**Provided material**

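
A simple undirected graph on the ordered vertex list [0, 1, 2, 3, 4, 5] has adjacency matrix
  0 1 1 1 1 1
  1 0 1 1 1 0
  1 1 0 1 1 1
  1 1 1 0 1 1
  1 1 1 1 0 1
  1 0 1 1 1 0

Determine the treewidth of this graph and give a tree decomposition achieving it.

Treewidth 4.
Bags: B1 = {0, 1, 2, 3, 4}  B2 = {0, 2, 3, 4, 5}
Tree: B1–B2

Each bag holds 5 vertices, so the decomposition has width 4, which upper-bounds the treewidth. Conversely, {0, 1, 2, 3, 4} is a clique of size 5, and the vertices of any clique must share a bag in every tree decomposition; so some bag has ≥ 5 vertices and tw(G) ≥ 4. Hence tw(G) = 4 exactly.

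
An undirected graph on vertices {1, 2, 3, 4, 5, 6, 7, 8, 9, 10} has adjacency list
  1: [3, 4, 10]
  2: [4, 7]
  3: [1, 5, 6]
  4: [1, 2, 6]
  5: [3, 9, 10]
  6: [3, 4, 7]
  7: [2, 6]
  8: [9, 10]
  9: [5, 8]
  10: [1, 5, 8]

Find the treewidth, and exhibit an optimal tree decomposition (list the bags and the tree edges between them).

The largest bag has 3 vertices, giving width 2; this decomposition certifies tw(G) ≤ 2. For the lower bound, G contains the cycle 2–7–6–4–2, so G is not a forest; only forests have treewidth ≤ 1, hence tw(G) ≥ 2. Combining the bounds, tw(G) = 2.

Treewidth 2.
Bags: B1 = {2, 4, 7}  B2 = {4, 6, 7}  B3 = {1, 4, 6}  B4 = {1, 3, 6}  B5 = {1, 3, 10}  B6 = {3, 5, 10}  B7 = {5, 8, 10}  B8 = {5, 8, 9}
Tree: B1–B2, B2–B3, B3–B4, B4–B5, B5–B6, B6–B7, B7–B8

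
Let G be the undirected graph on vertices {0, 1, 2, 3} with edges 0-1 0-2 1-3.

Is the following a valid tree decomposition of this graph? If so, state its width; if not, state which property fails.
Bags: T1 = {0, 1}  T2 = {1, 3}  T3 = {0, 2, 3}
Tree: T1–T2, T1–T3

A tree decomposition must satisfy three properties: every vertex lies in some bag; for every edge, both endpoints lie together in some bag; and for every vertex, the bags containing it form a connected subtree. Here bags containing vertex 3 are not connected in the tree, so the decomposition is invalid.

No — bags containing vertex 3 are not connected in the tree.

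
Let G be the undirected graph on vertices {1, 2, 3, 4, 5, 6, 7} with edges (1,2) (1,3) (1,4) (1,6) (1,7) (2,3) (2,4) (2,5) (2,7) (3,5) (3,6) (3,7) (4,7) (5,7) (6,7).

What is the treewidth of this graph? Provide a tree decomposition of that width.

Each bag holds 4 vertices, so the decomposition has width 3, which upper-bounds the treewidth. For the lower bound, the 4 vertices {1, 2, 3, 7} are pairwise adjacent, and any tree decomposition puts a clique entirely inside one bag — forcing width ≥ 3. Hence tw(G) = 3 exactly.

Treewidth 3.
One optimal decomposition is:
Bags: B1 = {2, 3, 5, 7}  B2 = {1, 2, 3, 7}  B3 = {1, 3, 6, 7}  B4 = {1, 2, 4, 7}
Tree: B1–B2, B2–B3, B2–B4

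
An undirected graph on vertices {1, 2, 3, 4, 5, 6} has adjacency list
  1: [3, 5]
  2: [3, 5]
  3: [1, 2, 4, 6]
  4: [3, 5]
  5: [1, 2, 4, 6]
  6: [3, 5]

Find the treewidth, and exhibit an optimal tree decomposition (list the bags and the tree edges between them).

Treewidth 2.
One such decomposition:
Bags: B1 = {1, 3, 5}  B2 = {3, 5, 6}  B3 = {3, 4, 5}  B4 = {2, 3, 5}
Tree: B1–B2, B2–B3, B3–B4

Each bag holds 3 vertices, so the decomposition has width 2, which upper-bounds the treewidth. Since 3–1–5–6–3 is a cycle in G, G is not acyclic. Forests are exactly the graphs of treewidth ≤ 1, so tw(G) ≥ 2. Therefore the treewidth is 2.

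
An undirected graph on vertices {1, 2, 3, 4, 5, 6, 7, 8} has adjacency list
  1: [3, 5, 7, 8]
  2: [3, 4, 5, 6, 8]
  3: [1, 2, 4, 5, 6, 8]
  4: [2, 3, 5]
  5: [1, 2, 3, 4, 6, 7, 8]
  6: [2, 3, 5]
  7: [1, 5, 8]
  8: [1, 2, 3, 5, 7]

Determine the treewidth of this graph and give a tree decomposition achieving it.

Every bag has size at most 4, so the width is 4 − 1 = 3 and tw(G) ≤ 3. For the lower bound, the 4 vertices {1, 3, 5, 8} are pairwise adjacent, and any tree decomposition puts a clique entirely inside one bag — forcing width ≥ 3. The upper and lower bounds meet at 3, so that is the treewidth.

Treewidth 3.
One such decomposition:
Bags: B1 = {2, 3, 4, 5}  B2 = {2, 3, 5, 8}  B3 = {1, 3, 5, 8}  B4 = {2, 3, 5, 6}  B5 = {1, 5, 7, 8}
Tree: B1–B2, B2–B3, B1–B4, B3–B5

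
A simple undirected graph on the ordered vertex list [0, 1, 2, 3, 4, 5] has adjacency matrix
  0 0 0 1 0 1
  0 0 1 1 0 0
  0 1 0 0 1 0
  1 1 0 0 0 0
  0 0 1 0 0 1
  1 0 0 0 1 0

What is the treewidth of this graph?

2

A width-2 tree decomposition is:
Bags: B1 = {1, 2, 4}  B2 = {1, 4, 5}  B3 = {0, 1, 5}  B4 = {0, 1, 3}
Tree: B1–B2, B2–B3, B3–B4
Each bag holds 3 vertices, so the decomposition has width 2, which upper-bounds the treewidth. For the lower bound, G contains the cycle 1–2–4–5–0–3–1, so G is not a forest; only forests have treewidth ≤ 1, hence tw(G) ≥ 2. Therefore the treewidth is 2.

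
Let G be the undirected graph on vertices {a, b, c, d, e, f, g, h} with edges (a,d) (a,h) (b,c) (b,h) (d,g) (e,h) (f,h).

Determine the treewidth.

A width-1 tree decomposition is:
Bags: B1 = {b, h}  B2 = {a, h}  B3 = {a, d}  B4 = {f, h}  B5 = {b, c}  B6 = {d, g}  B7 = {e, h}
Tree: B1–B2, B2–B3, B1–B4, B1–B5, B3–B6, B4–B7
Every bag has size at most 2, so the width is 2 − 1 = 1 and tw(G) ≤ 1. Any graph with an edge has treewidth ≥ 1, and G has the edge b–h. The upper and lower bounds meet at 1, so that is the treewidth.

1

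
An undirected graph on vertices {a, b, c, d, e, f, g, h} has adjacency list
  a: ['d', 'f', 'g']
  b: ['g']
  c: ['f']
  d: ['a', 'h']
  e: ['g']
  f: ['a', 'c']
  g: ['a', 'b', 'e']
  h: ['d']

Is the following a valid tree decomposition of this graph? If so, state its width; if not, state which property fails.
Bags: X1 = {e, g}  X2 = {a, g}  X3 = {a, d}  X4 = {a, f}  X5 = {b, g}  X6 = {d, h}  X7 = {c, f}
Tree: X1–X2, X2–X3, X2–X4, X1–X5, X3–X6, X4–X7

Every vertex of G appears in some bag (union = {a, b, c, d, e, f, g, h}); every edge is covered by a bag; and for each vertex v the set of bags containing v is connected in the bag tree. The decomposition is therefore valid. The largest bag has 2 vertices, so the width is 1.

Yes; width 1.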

**What the exercise asks**
Only an exact transcription of all the entries will do.

**Written solution**
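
A simple undirected graph on the ordered vertex list [0, 1, 2, 3, 4, 5] has adjacency matrix
  0 1 1 1 1 1
  1 0 1 1 1 0
  1 1 0 1 1 1
  1 1 1 0 1 1
  1 1 1 1 0 1
  1 0 1 1 1 0

Determine the treewidth of this graph and give a tree decomposition achieving it.

Treewidth 4.
Bags: B1 = {0, 1, 2, 3, 4}  B2 = {0, 2, 3, 4, 5}
Tree: B1–B2

Each bag holds 5 vertices, so the decomposition has width 4, which upper-bounds the treewidth. Conversely, {0, 1, 2, 3, 4} is a clique of size 5, and the vertices of any clique must share a bag in every tree decomposition; so some bag has ≥ 5 vertices and tw(G) ≥ 4. Hence tw(G) = 4 exactly.

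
An undirected graph on vertices {1, 2, 3, 4, 5, 6, 7, 8, 9, 10} has adjacency list
  1: [3, 4, 10]
  2: [4, 7]
  3: [1, 5, 6]
  4: [1, 2, 6]
  5: [3, 9, 10]
  6: [3, 4, 7]
  7: [2, 6]
  8: [9, 10]
  9: [5, 8]
  10: [1, 5, 8]

Find the treewidth, and exhibit an optimal tree decomposition (list the bags and the tree edges between them).

The largest bag has 3 vertices, giving width 2; this decomposition certifies tw(G) ≤ 2. For the lower bound, G contains the cycle 2–7–6–4–2, so G is not a forest; only forests have treewidth ≤ 1, hence tw(G) ≥ 2. Combining the bounds, tw(G) = 2.

Treewidth 2.
Bags: B1 = {2, 4, 7}  B2 = {4, 6, 7}  B3 = {1, 4, 6}  B4 = {1, 3, 6}  B5 = {1, 3, 10}  B6 = {3, 5, 10}  B7 = {5, 8, 10}  B8 = {5, 8, 9}
Tree: B1–B2, B2–B3, B3–B4, B4–B5, B5–B6, B6–B7, B7–B8

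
Let G be the undirected graph on vertices {0, 1, 2, 3} with edges 0-1 0-2 1-3.

Is the following a valid tree decomposition of this graph? If so, state its width; if not, state which property fails.
Bags: T1 = {0, 1}  T2 = {1, 3}  T3 = {0, 2, 3}
Tree: T1–T2, T1–T3

A tree decomposition must satisfy three properties: every vertex lies in some bag; for every edge, both endpoints lie together in some bag; and for every vertex, the bags containing it form a connected subtree. Here bags containing vertex 3 are not connected in the tree, so the decomposition is invalid.

No — bags containing vertex 3 are not connected in the tree.

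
Let G be the undirected graph on vertices {1, 2, 3, 4, 5, 6, 7} with edges (1,2) (1,3) (1,4) (1,6) (1,7) (2,3) (2,4) (2,5) (2,7) (3,5) (3,6) (3,7) (4,7) (5,7) (6,7).

What is the treewidth of this graph? Provide a tree decomposition of that width.

Each bag holds 4 vertices, so the decomposition has width 3, which upper-bounds the treewidth. For the lower bound, the 4 vertices {1, 2, 3, 7} are pairwise adjacent, and any tree decomposition puts a clique entirely inside one bag — forcing width ≥ 3. Hence tw(G) = 3 exactly.

Treewidth 3.
One optimal decomposition is:
Bags: B1 = {2, 3, 5, 7}  B2 = {1, 2, 3, 7}  B3 = {1, 3, 6, 7}  B4 = {1, 2, 4, 7}
Tree: B1–B2, B2–B3, B2–B4

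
An undirected graph on vertices {1, 2, 3, 4, 5, 6} has adjacency list
  1: [3, 5]
  2: [3, 5]
  3: [1, 2, 4, 6]
  4: [3, 5]
  5: [1, 2, 4, 6]
  6: [3, 5]

Find the treewidth, and exhibit an optimal tree decomposition (list the bags and the tree edges between them).

Treewidth 2.
One such decomposition:
Bags: B1 = {1, 3, 5}  B2 = {3, 5, 6}  B3 = {3, 4, 5}  B4 = {2, 3, 5}
Tree: B1–B2, B2–B3, B3–B4

Each bag holds 3 vertices, so the decomposition has width 2, which upper-bounds the treewidth. Since 3–1–5–6–3 is a cycle in G, G is not acyclic. Forests are exactly the graphs of treewidth ≤ 1, so tw(G) ≥ 2. Therefore the treewidth is 2.

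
An undirected graph on vertices {1, 2, 3, 4, 5, 6, 7, 8} has adjacency list
  1: [3, 5, 7, 8]
  2: [3, 4, 5, 6, 8]
  3: [1, 2, 4, 5, 6, 8]
  4: [2, 3, 5]
  5: [1, 2, 3, 4, 6, 7, 8]
  6: [2, 3, 5]
  7: [1, 5, 8]
  8: [1, 2, 3, 5, 7]

Determine the treewidth of this graph and give a tree decomposition achieving it.

Every bag has size at most 4, so the width is 4 − 1 = 3 and tw(G) ≤ 3. For the lower bound, the 4 vertices {1, 3, 5, 8} are pairwise adjacent, and any tree decomposition puts a clique entirely inside one bag — forcing width ≥ 3. The upper and lower bounds meet at 3, so that is the treewidth.

Treewidth 3.
One such decomposition:
Bags: B1 = {2, 3, 4, 5}  B2 = {2, 3, 5, 8}  B3 = {1, 3, 5, 8}  B4 = {2, 3, 5, 6}  B5 = {1, 5, 7, 8}
Tree: B1–B2, B2–B3, B1–B4, B3–B5

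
A simple undirected graph on the ordered vertex list [0, 1, 2, 3, 4, 5] has adjacency matrix
  0 0 0 1 0 1
  0 0 1 1 0 0
  0 1 0 0 1 0
  1 1 0 0 0 0
  0 0 1 0 0 1
  1 0 0 0 1 0

What is the treewidth of this graph?

2

A width-2 tree decomposition is:
Bags: B1 = {1, 2, 4}  B2 = {1, 4, 5}  B3 = {0, 1, 5}  B4 = {0, 1, 3}
Tree: B1–B2, B2–B3, B3–B4
Each bag holds 3 vertices, so the decomposition has width 2, which upper-bounds the treewidth. For the lower bound, G contains the cycle 1–2–4–5–0–3–1, so G is not a forest; only forests have treewidth ≤ 1, hence tw(G) ≥ 2. Therefore the treewidth is 2.

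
Let G be the undirected graph on vertices {a, b, c, d, e, f, g, h} with edges (a,d) (a,h) (b,c) (b,h) (d,g) (e,h) (f,h).

Determine the treewidth.

A width-1 tree decomposition is:
Bags: B1 = {b, h}  B2 = {a, h}  B3 = {a, d}  B4 = {f, h}  B5 = {b, c}  B6 = {d, g}  B7 = {e, h}
Tree: B1–B2, B2–B3, B1–B4, B1–B5, B3–B6, B4–B7
Every bag has size at most 2, so the width is 2 − 1 = 1 and tw(G) ≤ 1. Any graph with an edge has treewidth ≥ 1, and G has the edge b–h. The upper and lower bounds meet at 1, so that is the treewidth.

1

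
An undirected graph on vertices {a, b, c, d, e, f, g, h} has adjacency list
  a: ['d', 'f', 'g']
  b: ['g']
  c: ['f']
  d: ['a', 'h']
  e: ['g']
  f: ['a', 'c']
  g: ['a', 'b', 'e']
  h: ['d']

Is the following a valid tree decomposition of this graph? If so, state its width; if not, state which property fails.
Bags: X1 = {e, g}  X2 = {a, g}  X3 = {a, d}  X4 = {a, f}  X5 = {b, g}  X6 = {d, h}  X7 = {c, f}
Tree: X1–X2, X2–X3, X2–X4, X1–X5, X3–X6, X4–X7

Every vertex of G appears in some bag (union = {a, b, c, d, e, f, g, h}); every edge is covered by a bag; and for each vertex v the set of bags containing v is connected in the bag tree. The decomposition is therefore valid. The largest bag has 2 vertices, so the width is 1.

Yes; width 1.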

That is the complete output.